Information given -
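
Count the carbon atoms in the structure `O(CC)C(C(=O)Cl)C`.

The symbol for carbon appears 5 times in the SMILES. (Cl is a single chlorine, not C + l.)

5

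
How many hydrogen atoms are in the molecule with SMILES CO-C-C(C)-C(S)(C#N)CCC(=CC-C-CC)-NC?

Hydrogens are implicit in SMILES; fill each atom to its normal valence:
  6 × C: 2 H each → 12
  4 × C: 3 H each → 12
  3 × C: no H
  2 × C: 1 H each → 2
  1 × N: 1 H
  1 × N: no H
  1 × O: no H
  1 × S: 1 H
  Total hydrogens = 28.

28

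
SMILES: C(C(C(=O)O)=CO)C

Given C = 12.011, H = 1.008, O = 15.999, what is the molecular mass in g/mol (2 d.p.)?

Molecular formula: C5H8O3.
M = 5×12.011 + 8×1.008 + 3×15.999 = 116.12 g/mol.

116.12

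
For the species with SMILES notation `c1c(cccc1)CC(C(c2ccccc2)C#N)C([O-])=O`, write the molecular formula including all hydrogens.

C17H14NO2-

Heavy atoms from the SMILES: 17 C, 1 N, 2 O.
Implicit hydrogens by atom environment:
  10 × C (aromatic): 1 H each → 10
  2 × C: 1 H each → 2
  2 × C: no H
  2 × C (aromatic): no H
  1 × C: 2 H
  1 × N: no H
  1 × O: no H
  1 × O (charge -1): no H
  Total hydrogens = 14.
Net charge -1.
Molecular formula: C17H14NO2-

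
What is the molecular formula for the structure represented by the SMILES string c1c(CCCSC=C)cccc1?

C11H14S

Heavy atoms from the SMILES: 11 C, 1 S.
Implicit hydrogens by atom environment:
  5 × C (aromatic): 1 H each → 5
  4 × C: 2 H each → 8
  1 × C: 1 H
  1 × C (aromatic): no H
  1 × S: no H
  Total hydrogens = 14.
Molecular formula: C11H14S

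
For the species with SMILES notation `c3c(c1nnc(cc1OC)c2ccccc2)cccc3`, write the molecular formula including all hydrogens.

Heavy atoms from the SMILES: 17 C, 2 N, 1 O.
Implicit hydrogens by atom environment:
  11 × C (aromatic): 1 H each → 11
  5 × C (aromatic): no H
  2 × N (aromatic): no H
  1 × C: 3 H
  1 × O: no H
  Total hydrogens = 14.
Molecular formula: C17H14N2O

C17H14N2O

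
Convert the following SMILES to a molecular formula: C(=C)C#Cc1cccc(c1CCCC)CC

C16H20

Heavy atoms from the SMILES: 16 C.
Implicit hydrogens by atom environment:
  5 × C: 2 H each → 10
  3 × C (aromatic): 1 H each → 3
  3 × C (aromatic): no H
  2 × C: 3 H each → 6
  2 × C: no H
  1 × C: 1 H
  Total hydrogens = 20.
Molecular formula: C16H20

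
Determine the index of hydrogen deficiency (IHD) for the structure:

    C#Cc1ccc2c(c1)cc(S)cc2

9

Molecular formula from the SMILES: C12H8S.
DoU = (2C + 2 + N − H − X)/2 = (2·12 + 2 + 0 − 8 − 0)/2 = 18/2 = 9.
(Structurally: 2 ring(s) + 7 π bond(s) = 9.)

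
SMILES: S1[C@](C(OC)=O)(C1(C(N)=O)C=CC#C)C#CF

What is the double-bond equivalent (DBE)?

8

Molecular formula from the SMILES: C11H8FNO3S.
DoU = (2C + 2 + N − H − X)/2 = (2·11 + 2 + 1 − 8 − 1)/2 = 16/2 = 8.
(Structurally: 1 ring(s) + 7 π bond(s) = 8.)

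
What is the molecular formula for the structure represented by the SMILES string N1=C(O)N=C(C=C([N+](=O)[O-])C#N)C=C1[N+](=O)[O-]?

C7H3N5O5

Heavy atoms from the SMILES: 7 C, 5 N, 5 O.
Implicit hydrogens by atom environment:
  3 × C (aromatic): no H
  2 × C: no H
  2 × N (aromatic): no H
  2 × N (charge +1): no H
  2 × O: no H
  2 × O (charge -1): no H
  1 × C (aromatic): 1 H
  1 × C: 1 H
  1 × N: no H
  1 × O: 1 H
  Total hydrogens = 3.
Molecular formula: C7H3N5O5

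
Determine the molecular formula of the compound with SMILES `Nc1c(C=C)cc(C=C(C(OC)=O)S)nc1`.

C11H12N2O2S

Heavy atoms from the SMILES: 11 C, 2 N, 2 O, 1 S.
Implicit hydrogens by atom environment:
  3 × C (aromatic): no H
  2 × C (aromatic): 1 H each → 2
  2 × C: 1 H each → 2
  2 × C: no H
  2 × O: no H
  1 × C: 3 H
  1 × C: 2 H
  1 × N: 2 H
  1 × N (aromatic): no H
  1 × S: 1 H
  Total hydrogens = 12.
Molecular formula: C11H12N2O2S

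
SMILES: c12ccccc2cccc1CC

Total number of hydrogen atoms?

12

Hydrogens are implicit in SMILES; fill each atom to its normal valence:
  7 × C (aromatic): 1 H each → 7
  3 × C (aromatic): no H
  1 × C: 3 H
  1 × C: 2 H
  Total hydrogens = 12.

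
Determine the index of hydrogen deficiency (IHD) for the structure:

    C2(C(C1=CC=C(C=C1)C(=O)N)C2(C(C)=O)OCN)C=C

8

Molecular formula from the SMILES: C15H18N2O3.
DoU = (2C + 2 + N − H − X)/2 = (2·15 + 2 + 2 − 18 − 0)/2 = 16/2 = 8.
(Structurally: 2 ring(s) + 6 π bond(s) = 8.)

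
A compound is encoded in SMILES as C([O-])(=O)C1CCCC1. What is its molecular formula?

C6H9O2-

Heavy atoms from the SMILES: 6 C, 2 O.
Implicit hydrogens by atom environment:
  4 × C: 2 H each → 8
  1 × C: 1 H
  1 × C: no H
  1 × O: no H
  1 × O (charge -1): no H
  Total hydrogens = 9.
Net charge -1.
Molecular formula: C6H9O2-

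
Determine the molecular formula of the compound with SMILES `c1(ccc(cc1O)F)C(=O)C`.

C8H7FO2

Heavy atoms from the SMILES: 8 C, 1 F, 2 O.
Implicit hydrogens by atom environment:
  3 × C (aromatic): 1 H each → 3
  3 × C (aromatic): no H
  1 × C: 3 H
  1 × C: no H
  1 × F: no H
  1 × O: 1 H
  1 × O: no H
  Total hydrogens = 7.
Molecular formula: C8H7FO2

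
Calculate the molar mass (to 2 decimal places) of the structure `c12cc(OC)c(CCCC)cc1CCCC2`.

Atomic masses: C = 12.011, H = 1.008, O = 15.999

218.34

Molecular formula: C15H22O.
M = 15×12.011 + 22×1.008 + 1×15.999 = 218.34 g/mol.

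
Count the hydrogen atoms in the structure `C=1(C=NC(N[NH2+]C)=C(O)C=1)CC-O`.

Hydrogens are implicit in SMILES; fill each atom to its normal valence:
  3 × C (aromatic): no H
  2 × C: 2 H each → 4
  2 × C (aromatic): 1 H each → 2
  2 × O: 1 H each → 2
  1 × C: 3 H
  1 × N (charge +1): 2 H
  1 × N: 1 H
  1 × N (aromatic): no H
  Total hydrogens = 14.

14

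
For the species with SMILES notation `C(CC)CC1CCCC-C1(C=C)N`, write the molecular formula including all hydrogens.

Heavy atoms from the SMILES: 12 C, 1 N.
Implicit hydrogens by atom environment:
  8 × C: 2 H each → 16
  2 × C: 1 H each → 2
  1 × C: 3 H
  1 × C: no H
  1 × N: 2 H
  Total hydrogens = 23.
Molecular formula: C12H23N

C12H23N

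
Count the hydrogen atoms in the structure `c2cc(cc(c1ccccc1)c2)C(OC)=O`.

Hydrogens are implicit in SMILES; fill each atom to its normal valence:
  9 × C (aromatic): 1 H each → 9
  3 × C (aromatic): no H
  2 × O: no H
  1 × C: 3 H
  1 × C: no H
  Total hydrogens = 12.

12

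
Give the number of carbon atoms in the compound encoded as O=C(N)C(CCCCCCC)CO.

10

The symbol for carbon appears 10 times in the SMILES.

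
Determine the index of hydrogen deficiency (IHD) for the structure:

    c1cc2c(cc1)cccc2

7

Molecular formula from the SMILES: C10H8.
DoU = (2C + 2 + N − H − X)/2 = (2·10 + 2 + 0 − 8 − 0)/2 = 14/2 = 7.
(Structurally: 2 ring(s) + 5 π bond(s) = 7.)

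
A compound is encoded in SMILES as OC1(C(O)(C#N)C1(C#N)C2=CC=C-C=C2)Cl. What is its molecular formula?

Heavy atoms from the SMILES: 11 C, 1 Cl, 2 N, 2 O.
Implicit hydrogens by atom environment:
  5 × C (aromatic): 1 H each → 5
  5 × C: no H
  2 × N: no H
  2 × O: 1 H each → 2
  1 × C (aromatic): no H
  1 × Cl: no H
  Total hydrogens = 7.
Molecular formula: C11H7ClN2O2

C11H7ClN2O2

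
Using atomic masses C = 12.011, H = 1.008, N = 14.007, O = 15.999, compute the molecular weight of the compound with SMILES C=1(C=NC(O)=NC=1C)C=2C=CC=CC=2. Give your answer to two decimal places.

Molecular formula: C11H10N2O.
M = 11×12.011 + 10×1.008 + 2×14.007 + 1×15.999 = 186.21 g/mol.

186.21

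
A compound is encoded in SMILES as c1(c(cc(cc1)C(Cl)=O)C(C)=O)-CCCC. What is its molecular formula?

Heavy atoms from the SMILES: 13 C, 1 Cl, 2 O.
Implicit hydrogens by atom environment:
  3 × C: 2 H each → 6
  3 × C (aromatic): 1 H each → 3
  3 × C (aromatic): no H
  2 × C: 3 H each → 6
  2 × C: no H
  2 × O: no H
  1 × Cl: no H
  Total hydrogens = 15.
Molecular formula: C13H15ClO2

C13H15ClO2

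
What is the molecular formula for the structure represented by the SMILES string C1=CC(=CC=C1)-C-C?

C8H10

Heavy atoms from the SMILES: 8 C.
Implicit hydrogens by atom environment:
  5 × C (aromatic): 1 H each → 5
  1 × C: 3 H
  1 × C: 2 H
  1 × C (aromatic): no H
  Total hydrogens = 10.
Molecular formula: C8H10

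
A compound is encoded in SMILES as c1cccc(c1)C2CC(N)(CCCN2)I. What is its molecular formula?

Heavy atoms from the SMILES: 12 C, 1 I, 2 N.
Implicit hydrogens by atom environment:
  5 × C (aromatic): 1 H each → 5
  4 × C: 2 H each → 8
  1 × C: 1 H
  1 × C: no H
  1 × C (aromatic): no H
  1 × I: no H
  1 × N: 2 H
  1 × N: 1 H
  Total hydrogens = 17.
Molecular formula: C12H17IN2

C12H17IN2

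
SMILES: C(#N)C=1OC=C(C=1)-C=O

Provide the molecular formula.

Heavy atoms from the SMILES: 6 C, 1 N, 2 O.
Implicit hydrogens by atom environment:
  2 × C (aromatic): 1 H each → 2
  2 × C (aromatic): no H
  1 × C: 1 H
  1 × C: no H
  1 × N: no H
  1 × O (aromatic): no H
  1 × O: no H
  Total hydrogens = 3.
Molecular formula: C6H3NO2

C6H3NO2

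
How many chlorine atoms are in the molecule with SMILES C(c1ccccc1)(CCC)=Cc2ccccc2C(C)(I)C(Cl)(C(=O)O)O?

The symbol for chlorine appears 1 time in the SMILES.

1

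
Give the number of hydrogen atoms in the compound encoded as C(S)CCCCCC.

16

Hydrogens are implicit in SMILES; fill each atom to its normal valence:
  6 × C: 2 H each → 12
  1 × C: 3 H
  1 × S: 1 H
  Total hydrogens = 16.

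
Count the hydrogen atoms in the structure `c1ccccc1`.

6

Hydrogens are implicit in SMILES; fill each atom to its normal valence:
  6 × C (aromatic): 1 H each → 6
  Total hydrogens = 6.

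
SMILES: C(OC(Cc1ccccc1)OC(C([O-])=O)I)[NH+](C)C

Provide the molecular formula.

Heavy atoms from the SMILES: 13 C, 1 I, 1 N, 4 O.
Implicit hydrogens by atom environment:
  5 × C (aromatic): 1 H each → 5
  3 × O: no H
  2 × C: 3 H each → 6
  2 × C: 2 H each → 4
  2 × C: 1 H each → 2
  1 × C: no H
  1 × C (aromatic): no H
  1 × I: no H
  1 × N (charge +1): 1 H
  1 × O (charge -1): no H
  Total hydrogens = 18.
Molecular formula: C13H18INO4

C13H18INO4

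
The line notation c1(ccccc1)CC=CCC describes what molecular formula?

C11H14

Heavy atoms from the SMILES: 11 C.
Implicit hydrogens by atom environment:
  5 × C (aromatic): 1 H each → 5
  2 × C: 2 H each → 4
  2 × C: 1 H each → 2
  1 × C: 3 H
  1 × C (aromatic): no H
  Total hydrogens = 14.
Molecular formula: C11H14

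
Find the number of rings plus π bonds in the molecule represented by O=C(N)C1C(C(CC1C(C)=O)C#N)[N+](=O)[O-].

6

Molecular formula from the SMILES: C9H11N3O4.
DoU = (2C + 2 + N − H − X)/2 = (2·9 + 2 + 3 − 11 − 0)/2 = 12/2 = 6.
(Structurally: 1 ring(s) + 5 π bond(s) = 6.)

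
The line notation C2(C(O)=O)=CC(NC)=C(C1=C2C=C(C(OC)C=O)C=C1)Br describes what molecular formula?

C15H14BrNO4

Heavy atoms from the SMILES: 1 Br, 15 C, 1 N, 4 O.
Implicit hydrogens by atom environment:
  6 × C (aromatic): no H
  4 × C (aromatic): 1 H each → 4
  3 × O: no H
  2 × C: 3 H each → 6
  2 × C: 1 H each → 2
  1 × Br: no H
  1 × C: no H
  1 × N: 1 H
  1 × O: 1 H
  Total hydrogens = 14.
Molecular formula: C15H14BrNO4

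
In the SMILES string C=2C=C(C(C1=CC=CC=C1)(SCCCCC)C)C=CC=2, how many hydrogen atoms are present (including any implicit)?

24

Hydrogens are implicit in SMILES; fill each atom to its normal valence:
  10 × C (aromatic): 1 H each → 10
  4 × C: 2 H each → 8
  2 × C: 3 H each → 6
  2 × C (aromatic): no H
  1 × C: no H
  1 × S: no H
  Total hydrogens = 24.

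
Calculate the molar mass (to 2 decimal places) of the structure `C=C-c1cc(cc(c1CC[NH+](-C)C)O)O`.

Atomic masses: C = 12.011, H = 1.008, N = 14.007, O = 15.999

Molecular formula: C12H18NO2+.
M = 12×12.011 + 18×1.008 + 1×14.007 + 2×15.999 = 208.28 g/mol.

208.28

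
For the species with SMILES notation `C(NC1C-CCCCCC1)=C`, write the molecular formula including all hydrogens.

C10H19N

Heavy atoms from the SMILES: 10 C, 1 N.
Implicit hydrogens by atom environment:
  8 × C: 2 H each → 16
  2 × C: 1 H each → 2
  1 × N: 1 H
  Total hydrogens = 19.
Molecular formula: C10H19N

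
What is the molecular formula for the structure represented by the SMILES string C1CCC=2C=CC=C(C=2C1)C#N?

Heavy atoms from the SMILES: 11 C, 1 N.
Implicit hydrogens by atom environment:
  4 × C: 2 H each → 8
  3 × C (aromatic): 1 H each → 3
  3 × C (aromatic): no H
  1 × C: no H
  1 × N: no H
  Total hydrogens = 11.
Molecular formula: C11H11N

C11H11N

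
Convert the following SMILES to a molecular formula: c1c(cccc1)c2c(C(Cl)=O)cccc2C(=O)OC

Heavy atoms from the SMILES: 15 C, 1 Cl, 3 O.
Implicit hydrogens by atom environment:
  8 × C (aromatic): 1 H each → 8
  4 × C (aromatic): no H
  3 × O: no H
  2 × C: no H
  1 × C: 3 H
  1 × Cl: no H
  Total hydrogens = 11.
Molecular formula: C15H11ClO3

C15H11ClO3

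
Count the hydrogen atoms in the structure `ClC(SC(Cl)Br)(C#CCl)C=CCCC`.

Hydrogens are implicit in SMILES; fill each atom to its normal valence:
  3 × C: 1 H each → 3
  3 × C: no H
  3 × Cl: no H
  2 × C: 2 H each → 4
  1 × Br: no H
  1 × C: 3 H
  1 × S: no H
  Total hydrogens = 10.

10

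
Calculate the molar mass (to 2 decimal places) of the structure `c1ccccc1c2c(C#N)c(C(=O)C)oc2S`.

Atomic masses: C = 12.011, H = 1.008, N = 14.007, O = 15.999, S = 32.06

Molecular formula: C13H9NO2S.
M = 13×12.011 + 9×1.008 + 1×14.007 + 2×15.999 + 1×32.06 = 243.28 g/mol.

243.28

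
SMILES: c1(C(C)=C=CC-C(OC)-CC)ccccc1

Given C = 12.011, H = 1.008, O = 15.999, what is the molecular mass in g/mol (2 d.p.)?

Molecular formula: C15H20O.
M = 15×12.011 + 20×1.008 + 1×15.999 = 216.32 g/mol.

216.32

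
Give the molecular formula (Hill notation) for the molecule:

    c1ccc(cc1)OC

Heavy atoms from the SMILES: 7 C, 1 O.
Implicit hydrogens by atom environment:
  5 × C (aromatic): 1 H each → 5
  1 × C: 3 H
  1 × C (aromatic): no H
  1 × O: no H
  Total hydrogens = 8.
Molecular formula: C7H8O

C7H8O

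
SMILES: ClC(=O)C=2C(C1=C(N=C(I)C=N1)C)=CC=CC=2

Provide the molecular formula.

Heavy atoms from the SMILES: 12 C, 1 Cl, 1 I, 2 N, 1 O.
Implicit hydrogens by atom environment:
  5 × C (aromatic): 1 H each → 5
  5 × C (aromatic): no H
  2 × N (aromatic): no H
  1 × C: 3 H
  1 × C: no H
  1 × Cl: no H
  1 × I: no H
  1 × O: no H
  Total hydrogens = 8.
Molecular formula: C12H8ClIN2O

C12H8ClIN2O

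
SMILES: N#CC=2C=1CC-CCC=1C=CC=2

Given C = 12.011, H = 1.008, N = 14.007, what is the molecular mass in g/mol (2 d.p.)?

Molecular formula: C11H11N.
M = 11×12.011 + 11×1.008 + 1×14.007 = 157.22 g/mol.

157.22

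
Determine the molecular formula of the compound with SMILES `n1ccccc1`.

C5H5N

Heavy atoms from the SMILES: 5 C, 1 N.
Implicit hydrogens by atom environment:
  5 × C (aromatic): 1 H each → 5
  1 × N (aromatic): no H
  Total hydrogens = 5.
Molecular formula: C5H5N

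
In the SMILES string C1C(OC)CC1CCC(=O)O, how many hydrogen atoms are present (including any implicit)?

Hydrogens are implicit in SMILES; fill each atom to its normal valence:
  4 × C: 2 H each → 8
  2 × C: 1 H each → 2
  2 × O: no H
  1 × C: 3 H
  1 × C: no H
  1 × O: 1 H
  Total hydrogens = 14.

14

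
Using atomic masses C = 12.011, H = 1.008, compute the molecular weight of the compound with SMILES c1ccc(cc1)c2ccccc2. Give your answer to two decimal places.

Molecular formula: C12H10.
M = 12×12.011 + 10×1.008 = 154.21 g/mol.

154.21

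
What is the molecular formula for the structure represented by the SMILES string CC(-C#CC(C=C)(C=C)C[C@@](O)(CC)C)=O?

Heavy atoms from the SMILES: 14 C, 2 O.
Implicit hydrogens by atom environment:
  5 × C: no H
  4 × C: 2 H each → 8
  3 × C: 3 H each → 9
  2 × C: 1 H each → 2
  1 × O: 1 H
  1 × O: no H
  Total hydrogens = 20.
Molecular formula: C14H20O2

C14H20O2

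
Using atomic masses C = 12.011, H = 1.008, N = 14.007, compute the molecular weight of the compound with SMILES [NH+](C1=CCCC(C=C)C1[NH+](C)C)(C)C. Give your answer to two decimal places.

196.34

Molecular formula: [C12H24N2]2+.
M = 12×12.011 + 24×1.008 + 2×14.007 = 196.34 g/mol.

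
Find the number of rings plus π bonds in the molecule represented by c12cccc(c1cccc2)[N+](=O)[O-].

8

Molecular formula from the SMILES: C10H7NO2.
DoU = (2C + 2 + N − H − X)/2 = (2·10 + 2 + 1 − 7 − 0)/2 = 16/2 = 8.
(Structurally: 2 ring(s) + 6 π bond(s) = 8.)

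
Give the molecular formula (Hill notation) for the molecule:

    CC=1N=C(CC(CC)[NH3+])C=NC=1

C9H16N3+

Heavy atoms from the SMILES: 9 C, 3 N.
Implicit hydrogens by atom environment:
  2 × C: 3 H each → 6
  2 × C: 2 H each → 4
  2 × C (aromatic): 1 H each → 2
  2 × C (aromatic): no H
  2 × N (aromatic): no H
  1 × C: 1 H
  1 × N (charge +1): 3 H
  Total hydrogens = 16.
Net charge +1.
Molecular formula: C9H16N3+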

About this task -
Find the lines in the entries above where "molar" occurs, and copy each of them.

Completed exercise -
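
Calculate the molar mass (to 2 decimal places) of the structure `c12cc(OC)c(CCCC)cc1CCCC2`.
Calculate the molar mass (to 2 decimal places) of the structure `C=C-c1cc(cc(c1CC[NH+](-C)C)O)O`.
Calculate the molar mass (to 2 decimal places) of the structure `c1ccccc1c2c(C#N)c(C(=O)C)oc2S`.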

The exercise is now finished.